WHAT YOU SHOULD DO:
The entries below must be restated word for word.

WORKING DATA:
※

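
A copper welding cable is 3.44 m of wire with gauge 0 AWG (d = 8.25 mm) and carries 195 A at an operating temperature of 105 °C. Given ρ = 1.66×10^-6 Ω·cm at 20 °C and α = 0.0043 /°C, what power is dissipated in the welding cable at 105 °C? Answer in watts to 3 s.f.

55.5 W

ρ = 1.66×10^-6 Ω·cm = 1.66×10^-8 Ω·m
A = π(8.25/2 mm)² = π(4.1250e-03 m)² = 5.346e-05 m²
R₍20₎ = ρL/A = (1.66×10^-8)(3.44)/(5.346e-05) = 0.001068 Ω
R₍105₎ = R₍20₎(1 + αΔT) = 0.001068 × (1 + 0.0043×85) = 0.001459 Ω
P = I²R = (195)² × 0.001459 = 55.5 W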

※

RESULT:
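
A copper welding cable is 3.44 m of wire with gauge 0 AWG (d = 8.25 mm) and carries 195 A at an operating temperature of 105 °C. Given ρ = 1.66×10^-6 Ω·cm at 20 °C and α = 0.0043 /°C, what power is dissipated in the welding cable at 105 °C? Answer in watts to 3 s.f.

55.5 W

ρ = 1.66×10^-6 Ω·cm = 1.66×10^-8 Ω·m
A = π(8.25/2 mm)² = π(4.1250e-03 m)² = 5.346e-05 m²
R₍20₎ = ρL/A = (1.66×10^-8)(3.44)/(5.346e-05) = 0.001068 Ω
R₍105₎ = R₍20₎(1 + αΔT) = 0.001068 × (1 + 0.0043×85) = 0.001459 Ω
P = I²R = (195)² × 0.001459 = 55.5 W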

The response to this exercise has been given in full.